◆ Your goal ◆
Having found the line that contains "Find the exponent of the prime p = 47", please retype only it and every line after it up to the end of the entries, exactly as written.

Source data
—————

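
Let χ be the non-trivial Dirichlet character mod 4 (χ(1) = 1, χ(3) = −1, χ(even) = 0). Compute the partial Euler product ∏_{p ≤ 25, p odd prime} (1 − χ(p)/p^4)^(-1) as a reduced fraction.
∏ = 2907090265708363109850475/2939590979896221115088896

The odd primes p ≤ 25 are [3, 5, 7, 11, 13, 17, 19, 23]. For each, χ(p) = 1 if p ≡ 1 mod 4, χ(p) = −1 if p ≡ 3 mod 4. Taking (1 − χ(p)/p^4)^(-1) = p^4/(p^4 − χ(p)): (1 − (-1)/3^4)^(-1) · (1 − (1)/5^4)^(-1) · (1 − (-1)/7^4)^(-1) · (1 − (-1)/11^4)^(-1) · (1 − (1)/13^4)^(-1) · (1 − (1)/17^4)^(-1) · (1 − (-1)/19^4)^(-1) · (1 − (-1)/23^4)^(-1) = 2907090265708363109850475/2939590979896221115088896.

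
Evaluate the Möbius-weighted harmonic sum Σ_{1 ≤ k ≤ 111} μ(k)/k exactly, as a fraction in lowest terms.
Σ μ(k)/k = -678316192822146162262092815134314936522301/39962142402550705168325165981723972810713890

Values of μ(k) for 1 ≤ k ≤ 111: μ(1) = 1, μ(2) = -1, μ(3) = -1, μ(5) = -1, μ(6) = 1, μ(7) = -1, μ(10) = 1, μ(11) = -1, μ(13) = -1, μ(14) = 1, μ(15) = 1, μ(17) = -1, μ(19) = -1, μ(21) = 1, μ(22) = 1, μ(23) = -1, μ(26) = 1, μ(29) = -1, μ(30) = -1, μ(31) = -1, μ(33) = 1, μ(34) = 1, μ(35) = 1, μ(37) = -1, μ(38) = 1, μ(39) = 1, μ(41) = -1, μ(42) = -1, μ(43) = -1, μ(46) = 1, μ(47) = -1, μ(51) = 1, μ(53) = -1, μ(55) = 1, μ(57) = 1, μ(58) = 1, μ(59) = -1, μ(61) = -1, μ(62) = 1, μ(65) = 1, μ(66) = -1, μ(67) = -1, μ(69) = 1, μ(70) = -1, μ(71) = -1, μ(73) = -1, μ(74) = 1, μ(77) = 1, μ(78) = -1, μ(79) = -1, μ(82) = 1, μ(83) = -1, μ(85) = 1, μ(86) = 1, μ(87) = 1, μ(89) = -1, μ(91) = 1, μ(93) = 1, μ(94) = 1, μ(95) = 1, μ(97) = -1, μ(101) = -1, μ(102) = -1, μ(103) = -1, μ(105) = -1, μ(106) = 1, μ(107) = -1, μ(109) = -1, μ(110) = -1, μ(111) = 1, with μ = 0 on non-squarefree integers. Summing μ(k)/k for k where μ(k) ≠ 0 gives -678316192822146162262092815134314936522301/39962142402550705168325165981723972810713890 ≈ -0.0170. (PNT ⟺ this sum → 0 as n → ∞.)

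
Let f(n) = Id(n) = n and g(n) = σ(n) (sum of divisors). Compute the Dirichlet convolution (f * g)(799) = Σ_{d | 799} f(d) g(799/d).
(Id * σ)(799) = 3325

Divisors of 799: [1, 17, 47, 799]. For each d | 799:
  d = 1: Id(1) · σ(799/1) = 1 · 864 = 864
  d = 17: Id(17) · σ(799/17) = 17 · 48 = 816
  d = 47: Id(47) · σ(799/47) = 47 · 18 = 846
  d = 799: Id(799) · σ(799/799) = 799 · 1 = 799
Summing: (Id * σ)(799) = 864 + 816 + 846 + 799 = 3325.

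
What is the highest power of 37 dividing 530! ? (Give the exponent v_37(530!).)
v_37(530!) = 14

Legendre's formula: v_p(n!) = Σ_{k ≥ 1} ⌊n / p^k⌋. For p = 37, n = 530, the terms are:
  ⌊530/37^1⌋ = ⌊530/37⌋ = 14
(the next term ⌊530/37^2⌋ = 0, terminating the sum). Summing: v_37(530!) = 14 = 14.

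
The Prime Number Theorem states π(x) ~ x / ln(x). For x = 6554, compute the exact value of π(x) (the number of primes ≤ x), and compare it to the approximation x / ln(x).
π(6554) = 847;  x/ln(x) ≈ 745.80;  relative error ≈ 11.95%.

Directly count primes up to 6554: π(6554) = 847. The PNT approximation gives 6554/ln(6554) ≈ 6554/8.78783 ≈ 745.80. Relative error (π(x) − x/ln(x)) / π(x) ≈ 11.95%; the approximation is known to undercount slightly (Li(x) is a better estimate).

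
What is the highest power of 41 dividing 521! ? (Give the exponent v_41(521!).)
v_41(521!) = 12

Legendre's formula: v_p(n!) = Σ_{k ≥ 1} ⌊n / p^k⌋. For p = 41, n = 521, the terms are:
  ⌊521/41^1⌋ = ⌊521/41⌋ = 12
(the next term ⌊521/41^2⌋ = 0, terminating the sum). Summing: v_41(521!) = 12 = 12.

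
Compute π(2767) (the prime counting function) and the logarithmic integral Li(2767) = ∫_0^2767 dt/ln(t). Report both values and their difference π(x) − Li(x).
π(2767) = 403;  Li(2767) ≈ 413.51;  π(x) − Li(x) ≈ -10.51.

Direct count of primes ≤ 2767 gives π(2767) = 403. Numerical evaluation of the logarithmic integral gives Li(2767) ≈ 413.51. The difference π(x) − Li(x) ≈ -10.51 is typically negative for small/moderate x (Li(x) overestimates), though Littlewood's theorem shows this sign changes infinitely often.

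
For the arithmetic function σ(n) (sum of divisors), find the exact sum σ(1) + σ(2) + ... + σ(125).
Σ_{n ≤ 125} σ(n) = 12840

Compute σ(n) for each 1 ≤ n ≤ 125: σ(1) = 1, σ(2) = 3, σ(3) = 4, σ(4) = 7, σ(5) = 6, σ(6) = 12, σ(7) = 8, σ(8) = 15, σ(9) = 13, σ(10) = 18, σ(11) = 12, σ(12) = 28, σ(13) = 14, σ(14) = 24, σ(15) = 24, σ(16) = 31, σ(17) = 18, σ(18) = 39, σ(19) = 20, σ(20) = 42, σ(21) = 32, σ(22) = 36, σ(23) = 24, σ(24) = 60, σ(25) = 31, σ(26) = 42, σ(27) = 40, σ(28) = 56, σ(29) = 30, σ(30) = 72, σ(31) = 32, σ(32) = 63, σ(33) = 48, σ(34) = 54, σ(35) = 48, σ(36) = 91, σ(37) = 38, σ(38) = 60, σ(39) = 56, σ(40) = 90, σ(41) = 42, σ(42) = 96, σ(43) = 44, σ(44) = 84, σ(45) = 78, σ(46) = 72, σ(47) = 48, σ(48) = 124, σ(49) = 57, σ(50) = 93, σ(51) = 72, σ(52) = 98, σ(53) = 54, σ(54) = 120, σ(55) = 72, σ(56) = 120, σ(57) = 80, σ(58) = 90, σ(59) = 60, σ(60) = 168, σ(61) = 62, σ(62) = 96, σ(63) = 104, σ(64) = 127, σ(65) = 84, σ(66) = 144, σ(67) = 68, σ(68) = 126, σ(69) = 96, σ(70) = 144, σ(71) = 72, σ(72) = 195, σ(73) = 74, σ(74) = 114, σ(75) = 124, σ(76) = 140, σ(77) = 96, σ(78) = 168, σ(79) = 80, σ(80) = 186, σ(81) = 121, σ(82) = 126, σ(83) = 84, σ(84) = 224, σ(85) = 108, σ(86) = 132, σ(87) = 120, σ(88) = 180, σ(89) = 90, σ(90) = 234, σ(91) = 112, σ(92) = 168, σ(93) = 128, σ(94) = 144, σ(95) = 120, σ(96) = 252, σ(97) = 98, σ(98) = 171, σ(99) = 156, σ(100) = 217, σ(101) = 102, σ(102) = 216, σ(103) = 104, σ(104) = 210, σ(105) = 192, σ(106) = 162, σ(107) = 108, σ(108) = 280, σ(109) = 110, σ(110) = 216, σ(111) = 152, σ(112) = 248, σ(113) = 114, σ(114) = 240, σ(115) = 144, σ(116) = 210, σ(117) = 182, σ(118) = 180, σ(119) = 144, σ(120) = 360, σ(121) = 133, σ(122) = 186, σ(123) = 168, σ(124) = 224, σ(125) = 156. Summing all 125 values: 12840. (Average order: Σ_{n ≤ x} σ(n) ~ (π²/12) x². For x = 125, (π²/12)·125² ≈ 12851.05.)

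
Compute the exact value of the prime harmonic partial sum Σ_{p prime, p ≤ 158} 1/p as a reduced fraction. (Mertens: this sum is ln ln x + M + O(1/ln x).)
Σ 1/p = 67195167335560670940823020383181530154843058347995389615845419/35375166993717494840635767087951744212057570647889977422429870

π(158) = 37, so the primes ≤ 158 are [2, 3, 5, 7, 11, 13, 17, 19, 23, 29, 31, 37, 41, 43, 47, 53, 59, 61, 67, 71, 73, 79, 83, 89, 97, 101, 103, 107, 109, 113, 127, 131, 137, 139, 149, 151, 157]. Summing 1/p over these primes: 67195167335560670940823020383181530154843058347995389615845419/35375166993717494840635767087951744212057570647889977422429870 ≈ 1.8995. Mertens estimate ln ln(158) + 0.2615 ≈ 1.8834.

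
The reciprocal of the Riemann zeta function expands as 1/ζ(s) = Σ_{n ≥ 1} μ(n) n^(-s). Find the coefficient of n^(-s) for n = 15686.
μ(15686) = 1

Factor n = 15686 = 2 · 11 · 23 · 31. μ(n) = 0 if any exponent ≥ 2 (not squarefree); otherwise μ(n) = (−1)^{ω(n)} where ω(n) is the number of distinct prime factors. Applying: μ(15686) = 1.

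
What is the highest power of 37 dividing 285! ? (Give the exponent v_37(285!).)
v_37(285!) = 7

Legendre's formula: v_p(n!) = Σ_{k ≥ 1} ⌊n / p^k⌋. For p = 37, n = 285, the terms are:
  ⌊285/37^1⌋ = ⌊285/37⌋ = 7
(the next term ⌊285/37^2⌋ = 0, terminating the sum). Summing: v_37(285!) = 7 = 7.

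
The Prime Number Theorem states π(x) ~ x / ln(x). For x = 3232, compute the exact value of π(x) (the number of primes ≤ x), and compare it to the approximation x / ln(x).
π(3232) = 457;  x/ln(x) ≈ 399.96;  relative error ≈ 12.48%.

Directly count primes up to 3232: π(3232) = 457. The PNT approximation gives 3232/ln(3232) ≈ 3232/8.08086 ≈ 399.96. Relative error (π(x) − x/ln(x)) / π(x) ≈ 12.48%; the approximation is known to undercount slightly (Li(x) is a better estimate).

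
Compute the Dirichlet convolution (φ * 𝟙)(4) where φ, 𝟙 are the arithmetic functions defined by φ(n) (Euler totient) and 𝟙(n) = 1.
(φ * 𝟙)(4) = 4

Divisors of 4: [1, 2, 4]. For each d | 4:
  d = 1: φ(1) · 𝟙(4/1) = 1 · 1 = 1
  d = 2: φ(2) · 𝟙(4/2) = 1 · 1 = 1
  d = 4: φ(4) · 𝟙(4/4) = 2 · 1 = 2
Summing: (φ * 𝟙)(4) = 1 + 1 + 2 = 4.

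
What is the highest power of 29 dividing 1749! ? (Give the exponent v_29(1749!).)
v_29(1749!) = 62

Legendre's formula: v_p(n!) = Σ_{k ≥ 1} ⌊n / p^k⌋. For p = 29, n = 1749, the terms are:
  ⌊1749/29^1⌋ = ⌊1749/29⌋ = 60
  ⌊1749/29^2⌋ = ⌊1749/841⌋ = 2
(the next term ⌊1749/29^3⌋ = 0, terminating the sum). Summing: v_29(1749!) = 60 + 2 = 62.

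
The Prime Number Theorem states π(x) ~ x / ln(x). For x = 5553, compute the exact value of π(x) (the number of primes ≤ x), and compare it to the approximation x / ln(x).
π(5553) = 732;  x/ln(x) ≈ 644.04;  relative error ≈ 12.02%.

Directly count primes up to 5553: π(5553) = 732. The PNT approximation gives 5553/ln(5553) ≈ 5553/8.62209 ≈ 644.04. Relative error (π(x) − x/ln(x)) / π(x) ≈ 12.02%; the approximation is known to undercount slightly (Li(x) is a better estimate).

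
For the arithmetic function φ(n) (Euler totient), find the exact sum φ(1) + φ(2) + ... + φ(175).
Σ_{n ≤ 175} φ(n) = 9370

Compute φ(n) for each 1 ≤ n ≤ 175: φ(1) = 1, φ(2) = 1, φ(3) = 2, φ(4) = 2, φ(5) = 4, φ(6) = 2, φ(7) = 6, φ(8) = 4, φ(9) = 6, φ(10) = 4, φ(11) = 10, φ(12) = 4, φ(13) = 12, φ(14) = 6, φ(15) = 8, φ(16) = 8, φ(17) = 16, φ(18) = 6, φ(19) = 18, φ(20) = 8, φ(21) = 12, φ(22) = 10, φ(23) = 22, φ(24) = 8, φ(25) = 20, φ(26) = 12, φ(27) = 18, φ(28) = 12, φ(29) = 28, φ(30) = 8, φ(31) = 30, φ(32) = 16, φ(33) = 20, φ(34) = 16, φ(35) = 24, φ(36) = 12, φ(37) = 36, φ(38) = 18, φ(39) = 24, φ(40) = 16, φ(41) = 40, φ(42) = 12, φ(43) = 42, φ(44) = 20, φ(45) = 24, φ(46) = 22, φ(47) = 46, φ(48) = 16, φ(49) = 42, φ(50) = 20, φ(51) = 32, φ(52) = 24, φ(53) = 52, φ(54) = 18, φ(55) = 40, φ(56) = 24, φ(57) = 36, φ(58) = 28, φ(59) = 58, φ(60) = 16, φ(61) = 60, φ(62) = 30, φ(63) = 36, φ(64) = 32, φ(65) = 48, φ(66) = 20, φ(67) = 66, φ(68) = 32, φ(69) = 44, φ(70) = 24, φ(71) = 70, φ(72) = 24, φ(73) = 72, φ(74) = 36, φ(75) = 40, φ(76) = 36, φ(77) = 60, φ(78) = 24, φ(79) = 78, φ(80) = 32, φ(81) = 54, φ(82) = 40, φ(83) = 82, φ(84) = 24, φ(85) = 64, φ(86) = 42, φ(87) = 56, φ(88) = 40, φ(89) = 88, φ(90) = 24, φ(91) = 72, φ(92) = 44, φ(93) = 60, φ(94) = 46, φ(95) = 72, φ(96) = 32, φ(97) = 96, φ(98) = 42, φ(99) = 60, φ(100) = 40, φ(101) = 100, φ(102) = 32, φ(103) = 102, φ(104) = 48, φ(105) = 48, φ(106) = 52, φ(107) = 106, φ(108) = 36, φ(109) = 108, φ(110) = 40, φ(111) = 72, φ(112) = 48, φ(113) = 112, φ(114) = 36, φ(115) = 88, φ(116) = 56, φ(117) = 72, φ(118) = 58, φ(119) = 96, φ(120) = 32, φ(121) = 110, φ(122) = 60, φ(123) = 80, φ(124) = 60, φ(125) = 100, φ(126) = 36, φ(127) = 126, φ(128) = 64, φ(129) = 84, φ(130) = 48, φ(131) = 130, φ(132) = 40, φ(133) = 108, φ(134) = 66, φ(135) = 72, φ(136) = 64, φ(137) = 136, φ(138) = 44, φ(139) = 138, φ(140) = 48, φ(141) = 92, φ(142) = 70, φ(143) = 120, φ(144) = 48, φ(145) = 112, φ(146) = 72, φ(147) = 84, φ(148) = 72, φ(149) = 148, φ(150) = 40, φ(151) = 150, φ(152) = 72, φ(153) = 96, φ(154) = 60, φ(155) = 120, φ(156) = 48, φ(157) = 156, φ(158) = 78, φ(159) = 104, φ(160) = 64, φ(161) = 132, φ(162) = 54, φ(163) = 162, φ(164) = 80, φ(165) = 80, φ(166) = 82, φ(167) = 166, φ(168) = 48, φ(169) = 156, φ(170) = 64, φ(171) = 108, φ(172) = 84, φ(173) = 172, φ(174) = 56, φ(175) = 120. Summing all 175 values: 9370. (Average order: Σ_{n ≤ x} φ(n) ~ (3/π²) x². For x = 175, (3/π²)·175² ≈ 9308.88.)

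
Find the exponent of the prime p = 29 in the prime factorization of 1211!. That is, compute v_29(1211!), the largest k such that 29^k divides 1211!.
v_29(1211!) = 42

Legendre's formula: v_p(n!) = Σ_{k ≥ 1} ⌊n / p^k⌋. For p = 29, n = 1211, the terms are:
  ⌊1211/29^1⌋ = ⌊1211/29⌋ = 41
  ⌊1211/29^2⌋ = ⌊1211/841⌋ = 1
(the next term ⌊1211/29^3⌋ = 0, terminating the sum). Summing: v_29(1211!) = 41 + 1 = 42.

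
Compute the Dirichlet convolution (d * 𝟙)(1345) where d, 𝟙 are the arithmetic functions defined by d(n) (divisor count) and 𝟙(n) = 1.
(d * 𝟙)(1345) = 9

Divisors of 1345: [1, 5, 269, 1345]. For each d | 1345:
  d = 1: d(1) · 𝟙(1345/1) = 1 · 1 = 1
  d = 5: d(5) · 𝟙(1345/5) = 2 · 1 = 2
  d = 269: d(269) · 𝟙(1345/269) = 2 · 1 = 2
  d = 1345: d(1345) · 𝟙(1345/1345) = 4 · 1 = 4
Summing: (d * 𝟙)(1345) = 1 + 2 + 2 + 4 = 9.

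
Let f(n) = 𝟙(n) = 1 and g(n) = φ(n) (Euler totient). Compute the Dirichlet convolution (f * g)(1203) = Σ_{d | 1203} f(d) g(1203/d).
(𝟙 * φ)(1203) = 1203

Divisors of 1203: [1, 3, 401, 1203]. For each d | 1203:
  d = 1: 𝟙(1) · φ(1203/1) = 1 · 800 = 800
  d = 3: 𝟙(3) · φ(1203/3) = 1 · 400 = 400
  d = 401: 𝟙(401) · φ(1203/401) = 1 · 2 = 2
  d = 1203: 𝟙(1203) · φ(1203/1203) = 1 · 1 = 1
Summing: (𝟙 * φ)(1203) = 800 + 400 + 2 + 1 = 1203.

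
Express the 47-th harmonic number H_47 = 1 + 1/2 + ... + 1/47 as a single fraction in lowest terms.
H_47 = 280682601097106968469/63245806209101973600

Direct summation: H_47 = 1 + 1/2 + ... + 1/47. The least common denominator is lcm(1, ..., 47) = 442720643463713815200; over this denominator the numerator is 442720643463713815200 + 221360321731856907600 + 147573547821237938400 + 110680160865928453800 + 88544128692742763040 + 73786773910618969200 + 63245806209101973600 + 55340080432964226900 + 49191182607079312800 + 44272064346371381520 + 40247331223973983200 + 36893386955309484600 + 34055434112593370400 + 31622903104550986800 + 29514709564247587680 + 27670040216482113450 + 26042390791983165600 + 24595591303539656400 + 23301086498090200800 + 22136032173185690760 + 21081935403033991200 + 20123665611986991600 + 19248723628857122400 + 18446693477654742300 + 17708825738548552608 + 17027717056296685200 + 16397060869026437600 + 15811451552275493400 + 15266229084955648800 + 14757354782123793840 + 14281311079474639200 + 13835020108241056725 + 13415777074657994400 + 13021195395991582800 + 12649161241820394720 + 12297795651769828200 + 11965422796316589600 + 11650543249045100400 + 11351811370864456800 + 11068016086592845380 + 10798064474724727200 + 10540967701516995600 + 10295828917760786400 + 10061832805993495800 + 9838236521415862560 + 9624361814428561200 + 9419588158802421600 = 1964778207679748779283, so H_47 = 1964778207679748779283/442720643463713815200; reducing by gcd(1964778207679748779283, 442720643463713815200) = 7 gives 280682601097106968469/63245806209101973600 ≈ 4.43796. (The PNT-adjacent estimate ln(47) + γ ≈ 4.42736 matches within O(1/n).)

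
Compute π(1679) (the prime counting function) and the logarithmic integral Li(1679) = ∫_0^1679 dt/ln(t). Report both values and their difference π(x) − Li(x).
π(1679) = 263;  Li(1679) ≈ 272.10;  π(x) − Li(x) ≈ -9.10.

Direct count of primes ≤ 1679 gives π(1679) = 263. Numerical evaluation of the logarithmic integral gives Li(1679) ≈ 272.10. The difference π(x) − Li(x) ≈ -9.10 is typically negative for small/moderate x (Li(x) overestimates), though Littlewood's theorem shows this sign changes infinitely often.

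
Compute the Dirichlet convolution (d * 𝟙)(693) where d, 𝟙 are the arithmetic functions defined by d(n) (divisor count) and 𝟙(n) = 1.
(d * 𝟙)(693) = 54

Divisors of 693: [1, 3, 7, 9, 11, 21, 33, 63, 77, 99, 231, 693]. For each d | 693:
  d = 1: d(1) · 𝟙(693/1) = 1 · 1 = 1
  d = 3: d(3) · 𝟙(693/3) = 2 · 1 = 2
  d = 7: d(7) · 𝟙(693/7) = 2 · 1 = 2
  d = 9: d(9) · 𝟙(693/9) = 3 · 1 = 3
  d = 11: d(11) · 𝟙(693/11) = 2 · 1 = 2
  d = 21: d(21) · 𝟙(693/21) = 4 · 1 = 4
  d = 33: d(33) · 𝟙(693/33) = 4 · 1 = 4
  d = 63: d(63) · 𝟙(693/63) = 6 · 1 = 6
  d = 77: d(77) · 𝟙(693/77) = 4 · 1 = 4
  d = 99: d(99) · 𝟙(693/99) = 6 · 1 = 6
  d = 231: d(231) · 𝟙(693/231) = 8 · 1 = 8
  d = 693: d(693) · 𝟙(693/693) = 12 · 1 = 12
Summing: (d * 𝟙)(693) = 1 + 2 + 2 + 3 + 2 + 4 + 4 + 6 + 4 + 6 + 8 + 12 = 54.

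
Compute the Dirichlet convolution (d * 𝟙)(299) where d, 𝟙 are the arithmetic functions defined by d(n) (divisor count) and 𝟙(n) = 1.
(d * 𝟙)(299) = 9

Divisors of 299: [1, 13, 23, 299]. For each d | 299:
  d = 1: d(1) · 𝟙(299/1) = 1 · 1 = 1
  d = 13: d(13) · 𝟙(299/13) = 2 · 1 = 2
  d = 23: d(23) · 𝟙(299/23) = 2 · 1 = 2
  d = 299: d(299) · 𝟙(299/299) = 4 · 1 = 4
Summing: (d * 𝟙)(299) = 1 + 2 + 2 + 4 = 9.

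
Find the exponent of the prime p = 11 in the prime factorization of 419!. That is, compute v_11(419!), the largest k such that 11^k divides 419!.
v_11(419!) = 41

Legendre's formula: v_p(n!) = Σ_{k ≥ 1} ⌊n / p^k⌋. For p = 11, n = 419, the terms are:
  ⌊419/11^1⌋ = ⌊419/11⌋ = 38
  ⌊419/11^2⌋ = ⌊419/121⌋ = 3
(the next term ⌊419/11^3⌋ = 0, terminating the sum). Summing: v_11(419!) = 38 + 3 = 41.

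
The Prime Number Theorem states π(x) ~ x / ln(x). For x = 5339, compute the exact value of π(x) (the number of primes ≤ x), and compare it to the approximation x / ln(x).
π(5339) = 706;  x/ln(x) ≈ 622.06;  relative error ≈ 11.89%.

Directly count primes up to 5339: π(5339) = 706. The PNT approximation gives 5339/ln(5339) ≈ 5339/8.58279 ≈ 622.06. Relative error (π(x) − x/ln(x)) / π(x) ≈ 11.89%; the approximation is known to undercount slightly (Li(x) is a better estimate).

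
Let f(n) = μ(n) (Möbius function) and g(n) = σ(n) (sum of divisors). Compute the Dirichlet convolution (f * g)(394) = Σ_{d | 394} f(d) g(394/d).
(μ * σ)(394) = 394

Divisors of 394: [1, 2, 197, 394]. For each d | 394:
  d = 1: μ(1) · σ(394/1) = 1 · 594 = 594
  d = 2: μ(2) · σ(394/2) = -1 · 198 = -198
  d = 197: μ(197) · σ(394/197) = -1 · 3 = -3
  d = 394: μ(394) · σ(394/394) = 1 · 1 = 1
Summing: (μ * σ)(394) = 594 + -198 + -3 + 1 = 394.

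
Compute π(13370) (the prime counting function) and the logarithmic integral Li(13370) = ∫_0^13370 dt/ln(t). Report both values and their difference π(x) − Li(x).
π(13370) = 1586;  Li(13370) ≈ 1606.11;  π(x) − Li(x) ≈ -20.11.

Direct count of primes ≤ 13370 gives π(13370) = 1586. Numerical evaluation of the logarithmic integral gives Li(13370) ≈ 1606.11. The difference π(x) − Li(x) ≈ -20.11 is typically negative for small/moderate x (Li(x) overestimates), though Littlewood's theorem shows this sign changes infinitely often.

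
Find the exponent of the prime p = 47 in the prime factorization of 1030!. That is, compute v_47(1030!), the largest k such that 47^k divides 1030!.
v_47(1030!) = 21

Legendre's formula: v_p(n!) = Σ_{k ≥ 1} ⌊n / p^k⌋. For p = 47, n = 1030, the terms are:
  ⌊1030/47^1⌋ = ⌊1030/47⌋ = 21
(the next term ⌊1030/47^2⌋ = 0, terminating the sum). Summing: v_47(1030!) = 21 = 21.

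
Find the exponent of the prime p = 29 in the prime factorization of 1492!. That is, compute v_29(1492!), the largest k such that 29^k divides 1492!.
v_29(1492!) = 52

Legendre's formula: v_p(n!) = Σ_{k ≥ 1} ⌊n / p^k⌋. For p = 29, n = 1492, the terms are:
  ⌊1492/29^1⌋ = ⌊1492/29⌋ = 51
  ⌊1492/29^2⌋ = ⌊1492/841⌋ = 1
(the next term ⌊1492/29^3⌋ = 0, terminating the sum). Summing: v_29(1492!) = 51 + 1 = 52.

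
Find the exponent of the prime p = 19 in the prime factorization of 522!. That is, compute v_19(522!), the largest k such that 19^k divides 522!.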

—————

◆ Written answer ◆
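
Find the exponent of the prime p = 47 in the prime factorization of 1030!. That is, compute v_47(1030!), the largest k such that 47^k divides 1030!.
v_47(1030!) = 21

Legendre's formula: v_p(n!) = Σ_{k ≥ 1} ⌊n / p^k⌋. For p = 47, n = 1030, the terms are:
  ⌊1030/47^1⌋ = ⌊1030/47⌋ = 21
(the next term ⌊1030/47^2⌋ = 0, terminating the sum). Summing: v_47(1030!) = 21 = 21.

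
Find the exponent of the prime p = 29 in the prime factorization of 1492!. That is, compute v_29(1492!), the largest k such that 29^k divides 1492!.
v_29(1492!) = 52

Legendre's formula: v_p(n!) = Σ_{k ≥ 1} ⌊n / p^k⌋. For p = 29, n = 1492, the terms are:
  ⌊1492/29^1⌋ = ⌊1492/29⌋ = 51
  ⌊1492/29^2⌋ = ⌊1492/841⌋ = 1
(the next term ⌊1492/29^3⌋ = 0, terminating the sum). Summing: v_29(1492!) = 51 + 1 = 52.

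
Find the exponent of the prime p = 19 in the prime factorization of 522!. That is, compute v_19(522!), the largest k such that 19^k divides 522!.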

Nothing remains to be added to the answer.